#### Required work:
The required output is every line from the beginning of the entries below through the line that includes "Answer: 88558339/117044872 ≈ 0.75662", copied exactly.
START Data shown
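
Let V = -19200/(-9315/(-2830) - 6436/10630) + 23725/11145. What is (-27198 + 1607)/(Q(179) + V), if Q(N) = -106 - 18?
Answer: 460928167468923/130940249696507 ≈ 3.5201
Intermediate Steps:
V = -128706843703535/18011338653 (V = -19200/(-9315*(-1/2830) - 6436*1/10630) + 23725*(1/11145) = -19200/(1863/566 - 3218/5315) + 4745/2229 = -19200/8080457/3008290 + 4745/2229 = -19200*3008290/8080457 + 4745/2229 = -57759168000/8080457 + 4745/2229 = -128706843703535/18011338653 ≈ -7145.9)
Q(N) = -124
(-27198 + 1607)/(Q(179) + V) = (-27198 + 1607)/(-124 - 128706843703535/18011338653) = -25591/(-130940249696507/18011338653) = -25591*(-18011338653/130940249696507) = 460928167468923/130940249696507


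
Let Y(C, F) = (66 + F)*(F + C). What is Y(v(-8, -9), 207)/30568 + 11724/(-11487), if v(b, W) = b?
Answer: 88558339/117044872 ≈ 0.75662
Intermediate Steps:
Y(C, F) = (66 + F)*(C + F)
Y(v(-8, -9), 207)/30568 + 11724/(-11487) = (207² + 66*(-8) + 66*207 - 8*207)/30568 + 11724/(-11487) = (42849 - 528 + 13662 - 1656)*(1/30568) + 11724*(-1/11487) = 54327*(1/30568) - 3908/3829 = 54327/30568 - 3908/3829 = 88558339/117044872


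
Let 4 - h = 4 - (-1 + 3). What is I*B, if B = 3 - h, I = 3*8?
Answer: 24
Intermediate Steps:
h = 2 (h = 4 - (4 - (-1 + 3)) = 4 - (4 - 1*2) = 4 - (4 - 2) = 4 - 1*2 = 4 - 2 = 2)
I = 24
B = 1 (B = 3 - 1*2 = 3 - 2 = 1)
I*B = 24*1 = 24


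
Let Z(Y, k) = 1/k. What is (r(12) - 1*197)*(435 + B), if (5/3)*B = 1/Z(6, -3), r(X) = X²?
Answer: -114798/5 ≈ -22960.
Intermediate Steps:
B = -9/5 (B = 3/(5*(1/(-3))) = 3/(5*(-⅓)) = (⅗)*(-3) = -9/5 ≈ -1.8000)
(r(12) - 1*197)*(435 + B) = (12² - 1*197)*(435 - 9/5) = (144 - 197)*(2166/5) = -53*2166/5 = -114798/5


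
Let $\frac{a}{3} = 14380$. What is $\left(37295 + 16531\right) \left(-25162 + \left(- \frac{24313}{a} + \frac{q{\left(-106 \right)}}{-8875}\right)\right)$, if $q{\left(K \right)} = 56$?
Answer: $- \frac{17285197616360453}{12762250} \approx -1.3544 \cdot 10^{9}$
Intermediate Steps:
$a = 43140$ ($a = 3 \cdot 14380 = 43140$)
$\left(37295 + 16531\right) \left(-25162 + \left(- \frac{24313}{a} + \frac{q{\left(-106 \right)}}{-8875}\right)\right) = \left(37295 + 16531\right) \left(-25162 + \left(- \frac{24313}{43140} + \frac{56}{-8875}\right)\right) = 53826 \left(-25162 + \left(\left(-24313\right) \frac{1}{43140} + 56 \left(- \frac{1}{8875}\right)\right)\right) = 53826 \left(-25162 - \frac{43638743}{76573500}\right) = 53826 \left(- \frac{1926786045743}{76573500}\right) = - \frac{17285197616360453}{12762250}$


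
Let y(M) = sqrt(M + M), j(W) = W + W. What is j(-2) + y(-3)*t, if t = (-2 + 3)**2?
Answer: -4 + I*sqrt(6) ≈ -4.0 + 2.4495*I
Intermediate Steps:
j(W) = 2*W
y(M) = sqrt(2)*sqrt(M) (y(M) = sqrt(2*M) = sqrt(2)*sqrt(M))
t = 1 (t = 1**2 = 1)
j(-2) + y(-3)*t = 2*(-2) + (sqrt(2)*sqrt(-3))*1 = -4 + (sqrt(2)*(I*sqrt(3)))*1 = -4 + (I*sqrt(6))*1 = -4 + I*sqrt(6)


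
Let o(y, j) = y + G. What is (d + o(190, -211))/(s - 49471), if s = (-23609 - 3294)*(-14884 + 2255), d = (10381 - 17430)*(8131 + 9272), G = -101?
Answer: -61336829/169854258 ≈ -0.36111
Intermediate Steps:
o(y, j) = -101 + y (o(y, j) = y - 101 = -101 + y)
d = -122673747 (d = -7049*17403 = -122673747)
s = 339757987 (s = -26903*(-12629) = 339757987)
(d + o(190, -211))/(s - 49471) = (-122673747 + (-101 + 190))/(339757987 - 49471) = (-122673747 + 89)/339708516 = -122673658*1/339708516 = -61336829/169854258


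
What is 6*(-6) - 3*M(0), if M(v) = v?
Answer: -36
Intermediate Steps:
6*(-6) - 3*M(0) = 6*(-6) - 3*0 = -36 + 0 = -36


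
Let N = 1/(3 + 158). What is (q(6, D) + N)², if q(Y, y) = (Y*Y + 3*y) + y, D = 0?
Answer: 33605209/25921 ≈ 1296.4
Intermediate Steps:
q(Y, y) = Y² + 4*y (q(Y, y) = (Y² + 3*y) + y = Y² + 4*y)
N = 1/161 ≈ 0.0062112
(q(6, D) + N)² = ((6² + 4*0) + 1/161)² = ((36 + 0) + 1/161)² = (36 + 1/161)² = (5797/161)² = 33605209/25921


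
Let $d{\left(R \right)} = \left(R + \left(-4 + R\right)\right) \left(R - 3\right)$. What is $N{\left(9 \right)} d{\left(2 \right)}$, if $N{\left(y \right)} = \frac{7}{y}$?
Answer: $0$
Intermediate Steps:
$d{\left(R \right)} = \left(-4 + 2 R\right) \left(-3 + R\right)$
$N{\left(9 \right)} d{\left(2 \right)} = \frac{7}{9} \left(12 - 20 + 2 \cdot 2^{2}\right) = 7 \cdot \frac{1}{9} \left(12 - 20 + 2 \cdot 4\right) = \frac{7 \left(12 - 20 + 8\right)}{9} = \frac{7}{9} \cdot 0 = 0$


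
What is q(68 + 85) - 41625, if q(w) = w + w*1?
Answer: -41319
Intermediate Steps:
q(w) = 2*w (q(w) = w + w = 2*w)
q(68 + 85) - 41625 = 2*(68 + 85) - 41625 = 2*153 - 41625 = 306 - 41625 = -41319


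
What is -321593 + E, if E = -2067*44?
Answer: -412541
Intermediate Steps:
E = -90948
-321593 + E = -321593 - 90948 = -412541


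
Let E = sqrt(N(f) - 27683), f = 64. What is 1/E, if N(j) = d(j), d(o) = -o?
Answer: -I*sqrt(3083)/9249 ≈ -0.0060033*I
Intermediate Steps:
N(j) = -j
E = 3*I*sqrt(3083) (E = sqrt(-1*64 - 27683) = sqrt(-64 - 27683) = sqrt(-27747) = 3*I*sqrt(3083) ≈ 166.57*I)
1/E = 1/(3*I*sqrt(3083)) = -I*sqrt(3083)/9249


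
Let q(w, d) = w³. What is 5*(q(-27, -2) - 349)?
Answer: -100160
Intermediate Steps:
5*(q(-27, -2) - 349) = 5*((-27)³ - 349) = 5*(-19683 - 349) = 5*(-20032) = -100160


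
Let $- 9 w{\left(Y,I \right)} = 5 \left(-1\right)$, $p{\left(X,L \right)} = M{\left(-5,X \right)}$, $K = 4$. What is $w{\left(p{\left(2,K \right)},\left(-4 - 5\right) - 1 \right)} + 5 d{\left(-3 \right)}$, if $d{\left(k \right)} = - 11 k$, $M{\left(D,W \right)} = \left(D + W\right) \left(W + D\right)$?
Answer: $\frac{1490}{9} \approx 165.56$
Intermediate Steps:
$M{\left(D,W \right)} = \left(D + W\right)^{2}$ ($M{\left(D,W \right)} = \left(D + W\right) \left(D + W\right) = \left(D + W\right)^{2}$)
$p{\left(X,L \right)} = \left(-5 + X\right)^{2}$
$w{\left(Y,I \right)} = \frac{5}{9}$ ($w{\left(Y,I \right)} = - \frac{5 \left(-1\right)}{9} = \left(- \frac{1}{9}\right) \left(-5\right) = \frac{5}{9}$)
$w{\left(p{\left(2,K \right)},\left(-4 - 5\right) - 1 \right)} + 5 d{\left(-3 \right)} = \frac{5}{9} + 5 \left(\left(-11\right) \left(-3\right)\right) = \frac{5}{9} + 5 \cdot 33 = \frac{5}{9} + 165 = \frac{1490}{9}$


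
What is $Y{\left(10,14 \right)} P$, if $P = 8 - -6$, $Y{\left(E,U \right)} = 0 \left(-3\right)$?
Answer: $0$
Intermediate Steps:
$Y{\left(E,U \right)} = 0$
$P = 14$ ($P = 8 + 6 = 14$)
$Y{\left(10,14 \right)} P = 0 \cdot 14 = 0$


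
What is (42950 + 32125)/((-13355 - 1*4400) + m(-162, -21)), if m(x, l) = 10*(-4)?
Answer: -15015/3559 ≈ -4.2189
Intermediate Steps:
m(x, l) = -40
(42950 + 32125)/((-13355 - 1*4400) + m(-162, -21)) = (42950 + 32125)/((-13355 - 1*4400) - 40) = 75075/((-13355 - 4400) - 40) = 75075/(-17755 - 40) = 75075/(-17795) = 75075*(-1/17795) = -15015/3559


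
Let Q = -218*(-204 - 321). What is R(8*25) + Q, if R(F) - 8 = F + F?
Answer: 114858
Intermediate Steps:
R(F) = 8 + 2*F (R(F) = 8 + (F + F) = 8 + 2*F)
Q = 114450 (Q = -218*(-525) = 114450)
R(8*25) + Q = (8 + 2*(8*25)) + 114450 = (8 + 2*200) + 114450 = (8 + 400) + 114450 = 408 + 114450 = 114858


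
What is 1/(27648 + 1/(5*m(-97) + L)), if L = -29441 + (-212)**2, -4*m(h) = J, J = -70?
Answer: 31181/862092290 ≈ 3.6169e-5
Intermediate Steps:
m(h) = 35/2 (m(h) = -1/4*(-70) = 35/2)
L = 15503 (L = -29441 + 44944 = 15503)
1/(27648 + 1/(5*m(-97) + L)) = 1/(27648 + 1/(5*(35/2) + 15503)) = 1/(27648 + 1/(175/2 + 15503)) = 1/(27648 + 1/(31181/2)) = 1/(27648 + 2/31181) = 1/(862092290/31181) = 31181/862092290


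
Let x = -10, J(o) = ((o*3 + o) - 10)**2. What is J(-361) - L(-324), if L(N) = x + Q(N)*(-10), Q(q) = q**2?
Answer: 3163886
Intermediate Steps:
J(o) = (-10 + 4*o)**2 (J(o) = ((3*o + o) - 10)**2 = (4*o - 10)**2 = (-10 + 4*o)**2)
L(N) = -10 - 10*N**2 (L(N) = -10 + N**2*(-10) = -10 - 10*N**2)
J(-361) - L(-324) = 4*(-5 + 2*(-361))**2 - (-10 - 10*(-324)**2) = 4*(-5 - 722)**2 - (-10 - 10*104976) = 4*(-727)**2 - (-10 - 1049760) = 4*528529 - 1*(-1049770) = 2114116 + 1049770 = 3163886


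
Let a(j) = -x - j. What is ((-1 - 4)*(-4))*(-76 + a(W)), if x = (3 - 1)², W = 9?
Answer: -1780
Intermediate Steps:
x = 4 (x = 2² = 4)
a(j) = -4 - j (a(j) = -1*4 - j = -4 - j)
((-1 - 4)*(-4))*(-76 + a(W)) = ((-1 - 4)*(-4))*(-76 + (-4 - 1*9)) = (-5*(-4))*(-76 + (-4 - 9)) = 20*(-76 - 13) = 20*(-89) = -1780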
END Data shown
#### The completed task:
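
Let V = -19200/(-9315/(-2830) - 6436/10630) + 23725/11145. What is (-27198 + 1607)/(Q(179) + V), if Q(N) = -106 - 18?
Answer: 460928167468923/130940249696507 ≈ 3.5201
Intermediate Steps:
V = -128706843703535/18011338653 (V = -19200/(-9315*(-1/2830) - 6436*1/10630) + 23725*(1/11145) = -19200/(1863/566 - 3218/5315) + 4745/2229 = -19200/8080457/3008290 + 4745/2229 = -19200*3008290/8080457 + 4745/2229 = -57759168000/8080457 + 4745/2229 = -128706843703535/18011338653 ≈ -7145.9)
Q(N) = -124
(-27198 + 1607)/(Q(179) + V) = (-27198 + 1607)/(-124 - 128706843703535/18011338653) = -25591/(-130940249696507/18011338653) = -25591*(-18011338653/130940249696507) = 460928167468923/130940249696507


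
Let Y(C, F) = (66 + F)*(F + C). What is Y(v(-8, -9), 207)/30568 + 11724/(-11487), if v(b, W) = b?
Answer: 88558339/117044872 ≈ 0.75662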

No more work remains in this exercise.